### Study material

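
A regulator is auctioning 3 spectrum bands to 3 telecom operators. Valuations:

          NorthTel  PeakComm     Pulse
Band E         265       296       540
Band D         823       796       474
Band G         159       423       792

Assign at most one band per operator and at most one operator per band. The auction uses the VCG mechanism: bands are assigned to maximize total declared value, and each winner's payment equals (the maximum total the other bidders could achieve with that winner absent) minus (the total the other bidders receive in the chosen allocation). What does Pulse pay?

Efficient allocation: NorthTel→Band D ($823M), PeakComm→Band E ($296M), Pulse→Band G ($792M); total welfare W = $1911M.
Pulse receives Band G at value $792M, so the others get W − 792 = $1119M.
Without Pulse: best allocation of the remaining 2 bidders over all 3 bands is NorthTel→Band D ($823M), PeakComm→Band G ($423M), total $1246M.
VCG payment = (others' best without Pulse) − (others' welfare with Pulse) = 1246 − 1119 = $127M.

Pulse pays $127M.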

######

Task details: Set down only these lines, exactly: the one containing "Assign at most" and each line after it through the end of the entries above.

Task output:
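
Assign at most one band per operator and at most one operator per band. The auction uses the VCG mechanism: bands are assigned to maximize total declared value, and each winner's payment equals (the maximum total the other bidders could achieve with that winner absent) minus (the total the other bidders receive in the chosen allocation). What does Pulse pay?

Efficient allocation: NorthTel→Band D ($823M), PeakComm→Band E ($296M), Pulse→Band G ($792M); total welfare W = $1911M.
Pulse receives Band G at value $792M, so the others get W − 792 = $1119M.
Without Pulse: best allocation of the remaining 2 bidders over all 3 bands is NorthTel→Band D ($823M), PeakComm→Band G ($423M), total $1246M.
VCG payment = (others' best without Pulse) − (others' welfare with Pulse) = 1246 − 1119 = $127M.

Pulse pays $127M.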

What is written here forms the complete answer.